[Task directions]: In your reply, reproduce the lines from the first one below to the line containing "Target: (1 3 2 4 5)", inclusive, exactly as they stand.

━━ Records supplied

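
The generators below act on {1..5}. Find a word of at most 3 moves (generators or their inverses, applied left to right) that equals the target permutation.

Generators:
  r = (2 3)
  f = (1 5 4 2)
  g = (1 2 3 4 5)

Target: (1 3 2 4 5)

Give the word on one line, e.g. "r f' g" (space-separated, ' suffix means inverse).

  after f': (1 2 4 5)
  after r: (1 3 2 4 5)

f' r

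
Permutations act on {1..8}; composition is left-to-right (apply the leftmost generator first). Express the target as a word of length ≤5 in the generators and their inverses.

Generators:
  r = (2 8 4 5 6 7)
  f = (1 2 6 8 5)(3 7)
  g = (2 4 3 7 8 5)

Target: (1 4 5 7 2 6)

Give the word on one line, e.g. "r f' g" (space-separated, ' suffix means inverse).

f' f' r

  after f': (1 5 8 6 2)(3 7)
  after f': (1 8 2 5 6)
  after r: (1 4 5 7 2 6)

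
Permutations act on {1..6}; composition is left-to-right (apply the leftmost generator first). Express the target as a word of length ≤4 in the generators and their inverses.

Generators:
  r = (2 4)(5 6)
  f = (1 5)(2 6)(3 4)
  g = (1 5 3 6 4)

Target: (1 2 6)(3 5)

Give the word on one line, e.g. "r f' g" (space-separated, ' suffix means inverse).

g' g' f'

  after g': (1 4 6 3 5)
  after g': (1 6 5 4 3)
  after f': (1 2 6)(3 5)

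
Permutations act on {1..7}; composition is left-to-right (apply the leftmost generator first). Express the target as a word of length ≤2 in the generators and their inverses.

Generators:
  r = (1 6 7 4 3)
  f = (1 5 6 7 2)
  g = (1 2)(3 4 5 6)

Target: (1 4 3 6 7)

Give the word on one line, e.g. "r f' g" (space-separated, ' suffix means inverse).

f g'

  after f: (1 5 6 7 2)
  after g': (1 4 3 6 7)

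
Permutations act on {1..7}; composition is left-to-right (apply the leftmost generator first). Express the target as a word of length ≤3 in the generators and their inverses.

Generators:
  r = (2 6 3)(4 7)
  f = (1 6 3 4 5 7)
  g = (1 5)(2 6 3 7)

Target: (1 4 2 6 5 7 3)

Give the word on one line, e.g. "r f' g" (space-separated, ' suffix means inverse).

r g f'

  after r: (2 6 3)(4 7)
  after g: (1 5)(2 3 6 7 4)
  after f': (1 4 2 6 5 7 3)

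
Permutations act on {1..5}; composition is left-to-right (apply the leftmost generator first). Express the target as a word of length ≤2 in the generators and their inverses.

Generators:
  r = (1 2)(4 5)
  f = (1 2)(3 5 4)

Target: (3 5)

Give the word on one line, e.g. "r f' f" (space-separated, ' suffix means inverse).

  after f': (1 2)(3 4 5)
  after r': (3 5)

f' r'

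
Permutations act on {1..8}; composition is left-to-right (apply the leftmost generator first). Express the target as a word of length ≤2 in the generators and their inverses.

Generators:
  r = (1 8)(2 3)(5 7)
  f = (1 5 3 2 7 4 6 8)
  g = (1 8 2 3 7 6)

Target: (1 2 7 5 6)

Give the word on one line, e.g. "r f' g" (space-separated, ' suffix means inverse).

  after r': (1 8)(2 3)(5 7)
  after g: (1 2 7 5 6)

r' g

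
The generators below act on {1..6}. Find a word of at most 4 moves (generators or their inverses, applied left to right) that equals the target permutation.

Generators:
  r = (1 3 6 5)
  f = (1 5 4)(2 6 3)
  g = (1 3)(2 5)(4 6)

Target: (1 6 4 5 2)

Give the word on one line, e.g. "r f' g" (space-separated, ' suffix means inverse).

g' r

  after g': (1 3)(2 5)(4 6)
  after r: (1 6 4 5 2)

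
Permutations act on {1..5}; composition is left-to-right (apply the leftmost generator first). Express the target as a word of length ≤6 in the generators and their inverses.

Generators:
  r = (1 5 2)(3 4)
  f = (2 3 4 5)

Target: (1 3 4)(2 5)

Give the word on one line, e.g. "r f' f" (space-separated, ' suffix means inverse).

r f f f r

  after r: (1 5 2)(3 4)
  after f: (1 2)(3 5)
  after f: (1 3 2)(4 5)
  after f: (1 4 2)
  after r: (1 3 4)(2 5)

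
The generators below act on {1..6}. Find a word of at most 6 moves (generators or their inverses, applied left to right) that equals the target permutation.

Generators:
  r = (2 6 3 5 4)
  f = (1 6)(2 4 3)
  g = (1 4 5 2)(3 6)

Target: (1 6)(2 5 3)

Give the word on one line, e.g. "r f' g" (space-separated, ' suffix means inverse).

  after g': (1 2 5 4)(3 6)
  after g': (1 5)(2 4)
  after r: (1 4 6 3 5)
  after f: (1 3 5 6 2 4)
  after g: (1 6)(2 5 3)

g' g' r f g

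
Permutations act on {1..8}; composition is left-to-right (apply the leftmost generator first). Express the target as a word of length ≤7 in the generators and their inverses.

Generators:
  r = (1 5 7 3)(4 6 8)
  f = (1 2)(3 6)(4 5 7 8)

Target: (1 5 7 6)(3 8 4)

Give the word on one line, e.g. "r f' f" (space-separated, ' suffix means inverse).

  after r': (1 3 7 5)(4 8 6)
  after f: (1 6 5 2)(3 8)
  after f: (1 3 4 5)(6 7 8)
  after r: (3 6)(4 7)
  after r: (1 5 7 6)(3 8 4)

r' f f r r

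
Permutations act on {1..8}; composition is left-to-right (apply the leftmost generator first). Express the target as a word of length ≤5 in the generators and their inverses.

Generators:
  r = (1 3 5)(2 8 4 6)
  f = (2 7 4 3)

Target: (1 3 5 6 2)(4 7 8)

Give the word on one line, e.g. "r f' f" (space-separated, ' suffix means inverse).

r r f r'

  after r: (1 3 5)(2 8 4 6)
  after r: (1 5 3)(2 4)(6 8)
  after f: (1 5 2 3)(4 7)(6 8)
  after r': (1 3 5 6 2)(4 7 8)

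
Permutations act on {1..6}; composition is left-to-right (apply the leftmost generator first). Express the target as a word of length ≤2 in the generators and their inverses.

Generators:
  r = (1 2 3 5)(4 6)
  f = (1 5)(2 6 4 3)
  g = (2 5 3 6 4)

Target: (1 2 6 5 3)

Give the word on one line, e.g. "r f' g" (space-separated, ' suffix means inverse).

  after g': (2 4 6 3 5)
  after r: (1 2 6 5 3)

g' r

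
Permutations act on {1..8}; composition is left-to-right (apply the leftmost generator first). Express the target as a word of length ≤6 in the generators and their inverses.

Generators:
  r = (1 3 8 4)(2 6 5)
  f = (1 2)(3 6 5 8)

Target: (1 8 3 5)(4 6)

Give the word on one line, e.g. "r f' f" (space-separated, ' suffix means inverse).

  after r': (1 4 8 3)(2 5 6)
  after f: (1 4 3 2 8 6)
  after f: (1 4 6 2 3)(5 8)
  after f: (1 4 5 3 2 6)
  after r': (1 8 3 5)(4 6)

r' f f f r'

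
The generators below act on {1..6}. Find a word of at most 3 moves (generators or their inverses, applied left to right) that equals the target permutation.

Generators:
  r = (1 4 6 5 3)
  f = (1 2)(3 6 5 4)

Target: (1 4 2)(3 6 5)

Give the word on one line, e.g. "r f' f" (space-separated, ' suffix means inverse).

r' f'

  after r': (1 3 5 6 4)
  after f': (1 4 2)(3 6 5)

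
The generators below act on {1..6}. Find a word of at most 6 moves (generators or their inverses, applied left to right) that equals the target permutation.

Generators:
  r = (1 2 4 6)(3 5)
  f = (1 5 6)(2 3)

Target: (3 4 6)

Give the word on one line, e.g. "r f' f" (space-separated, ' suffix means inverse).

r f' f' r'

  after r: (1 2 4 6)(3 5)
  after f': (1 3)(2 4 5)
  after f': (1 2 4)(3 6 5)
  after r': (3 4 6)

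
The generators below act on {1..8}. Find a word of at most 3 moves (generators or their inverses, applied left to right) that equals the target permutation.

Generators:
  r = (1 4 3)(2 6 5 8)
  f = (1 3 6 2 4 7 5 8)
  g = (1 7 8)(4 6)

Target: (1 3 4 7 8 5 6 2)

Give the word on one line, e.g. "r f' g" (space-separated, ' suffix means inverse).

  after r': (1 3 4)(2 8 5 6)
  after g': (1 3 6 2 7)(4 8 5)
  after g': (1 3 4 7 8 5 6 2)

r' g' g'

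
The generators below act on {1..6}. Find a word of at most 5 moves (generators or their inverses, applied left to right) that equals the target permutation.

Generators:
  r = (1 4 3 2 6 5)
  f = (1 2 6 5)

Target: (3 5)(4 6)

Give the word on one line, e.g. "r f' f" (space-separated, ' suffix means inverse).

  after f': (1 5 6 2)
  after r': (1 6 3 4)(2 5)
  after r': (1 2 6 4 5 3)
  after f': (3 5)(4 6)

f' r' r' f'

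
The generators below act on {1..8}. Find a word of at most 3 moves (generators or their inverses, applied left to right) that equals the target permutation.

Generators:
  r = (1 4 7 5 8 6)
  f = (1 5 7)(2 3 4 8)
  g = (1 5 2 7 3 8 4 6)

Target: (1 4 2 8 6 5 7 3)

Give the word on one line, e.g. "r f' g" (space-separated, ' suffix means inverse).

  after f': (1 7 5)(2 8 4 3)
  after g: (1 3 7 2 4 8 6)
  after f: (1 4 2 8 6 5 7 3)

f' g f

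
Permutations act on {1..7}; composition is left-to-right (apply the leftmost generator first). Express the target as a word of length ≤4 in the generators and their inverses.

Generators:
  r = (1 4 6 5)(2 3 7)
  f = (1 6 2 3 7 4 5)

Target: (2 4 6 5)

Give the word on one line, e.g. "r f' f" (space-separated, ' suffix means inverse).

r' f

  after r': (1 5 6 4)(2 7 3)
  after f: (2 4 6 5)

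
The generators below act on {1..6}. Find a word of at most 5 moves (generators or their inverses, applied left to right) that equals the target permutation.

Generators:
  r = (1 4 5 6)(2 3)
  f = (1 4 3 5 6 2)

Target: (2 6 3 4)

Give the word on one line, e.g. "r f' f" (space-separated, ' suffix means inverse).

f r r r

  after f: (1 4 3 5 6 2)
  after r: (1 5)(2 4)(3 6)
  after r: (1 6 2 5 4 3)
  after r: (2 6 3 4)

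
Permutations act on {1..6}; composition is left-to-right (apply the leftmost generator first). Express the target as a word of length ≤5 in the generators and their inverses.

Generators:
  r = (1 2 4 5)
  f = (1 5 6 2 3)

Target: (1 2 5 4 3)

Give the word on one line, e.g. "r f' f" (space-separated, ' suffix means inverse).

f' r' r' f'

  after f': (1 3 2 6 5)
  after r': (1 3)(2 6 4)
  after r': (1 3 5 4)(2 6)
  after f': (1 2 5 4 3)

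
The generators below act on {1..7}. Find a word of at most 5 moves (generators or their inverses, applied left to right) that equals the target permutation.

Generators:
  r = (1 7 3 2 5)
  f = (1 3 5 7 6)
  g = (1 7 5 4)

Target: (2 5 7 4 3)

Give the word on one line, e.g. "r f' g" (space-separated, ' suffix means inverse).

g' g' r

  after g': (1 4 5 7)
  after g': (1 5)(4 7)
  after r: (2 5 7 4 3)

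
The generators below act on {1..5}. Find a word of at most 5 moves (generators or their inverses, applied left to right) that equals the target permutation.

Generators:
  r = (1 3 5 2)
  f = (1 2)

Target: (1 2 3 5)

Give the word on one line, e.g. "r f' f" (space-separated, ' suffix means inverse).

f' r' r' r' f

  after f': (1 2)
  after r': (1 5 3)
  after r': (1 3 2 5)
  after r': (2 3 5)
  after f: (1 2 3 5)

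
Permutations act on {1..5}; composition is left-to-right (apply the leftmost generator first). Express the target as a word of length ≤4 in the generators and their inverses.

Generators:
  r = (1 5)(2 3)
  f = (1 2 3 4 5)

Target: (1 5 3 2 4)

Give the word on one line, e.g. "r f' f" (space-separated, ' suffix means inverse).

  after r': (1 5)(2 3)
  after f: (2 4 5)
  after r: (1 5 3 2 4)

r' f r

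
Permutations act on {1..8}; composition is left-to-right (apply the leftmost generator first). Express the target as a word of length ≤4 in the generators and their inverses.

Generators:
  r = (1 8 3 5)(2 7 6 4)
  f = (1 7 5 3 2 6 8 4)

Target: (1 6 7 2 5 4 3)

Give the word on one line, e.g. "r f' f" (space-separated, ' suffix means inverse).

  after f: (1 7 5 3 2 6 8 4)
  after r': (1 2 7 3 4 5 8 6)
  after f: (1 6 7 2 5 4 3)

f r' f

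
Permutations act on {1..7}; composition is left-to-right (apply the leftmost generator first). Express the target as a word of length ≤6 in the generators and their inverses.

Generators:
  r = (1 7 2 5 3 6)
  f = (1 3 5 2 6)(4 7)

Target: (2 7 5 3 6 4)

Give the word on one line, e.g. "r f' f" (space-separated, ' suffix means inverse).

r' f r' r' f'

  after r': (1 6 3 5 2 7)
  after f: (2 4 7 3)(5 6)
  after r': (1 6 2 4)(3 7 5)
  after r': (1 3)(2 4 6 7)
  after f': (2 7 5 3 6 4)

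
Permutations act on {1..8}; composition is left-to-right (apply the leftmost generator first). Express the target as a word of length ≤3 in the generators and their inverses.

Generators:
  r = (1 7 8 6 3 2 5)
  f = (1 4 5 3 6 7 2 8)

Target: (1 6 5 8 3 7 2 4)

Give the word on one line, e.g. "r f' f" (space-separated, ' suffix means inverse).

  after r: (1 7 8 6 3 2 5)
  after f': (1 6 5 8 3 7 2 4)

r f'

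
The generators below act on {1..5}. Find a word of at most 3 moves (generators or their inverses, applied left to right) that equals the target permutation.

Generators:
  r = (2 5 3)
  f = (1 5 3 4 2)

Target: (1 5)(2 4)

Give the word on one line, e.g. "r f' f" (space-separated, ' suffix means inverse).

  after f': (1 2 4 3 5)
  after r: (1 5)(2 4)

f' r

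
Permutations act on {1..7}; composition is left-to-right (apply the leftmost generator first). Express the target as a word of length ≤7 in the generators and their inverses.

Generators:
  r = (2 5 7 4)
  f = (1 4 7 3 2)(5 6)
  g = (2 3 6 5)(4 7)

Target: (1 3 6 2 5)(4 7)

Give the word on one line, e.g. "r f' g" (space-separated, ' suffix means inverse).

  after g: (2 3 6 5)(4 7)
  after f': (1 2 7)(3 5)
  after r': (1 4 7)(2 5 3)
  after g': (1 7)(2 6 3 5)
  after f: (1 3 6 2 5)(4 7)

g f' r' g' f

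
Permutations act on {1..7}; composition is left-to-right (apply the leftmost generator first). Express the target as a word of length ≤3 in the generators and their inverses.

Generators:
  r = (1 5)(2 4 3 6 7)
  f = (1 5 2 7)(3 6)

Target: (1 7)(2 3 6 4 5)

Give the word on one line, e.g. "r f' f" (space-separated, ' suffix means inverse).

  after f: (1 5 2 7)(3 6)
  after r': (2 6 4)(5 7)
  after f': (1 7)(2 3 6 4 5)

f r' f'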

━━━━

[Expected output]:
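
The generators below act on {1..5}. Find a word of at most 3 moves (generators or their inverses, applied left to right) that equals the target permutation.

Generators:
  r = (2 3)
  f = (1 5 4 2)
  g = (1 2 3 4 5)

Target: (1 3 2 4 5)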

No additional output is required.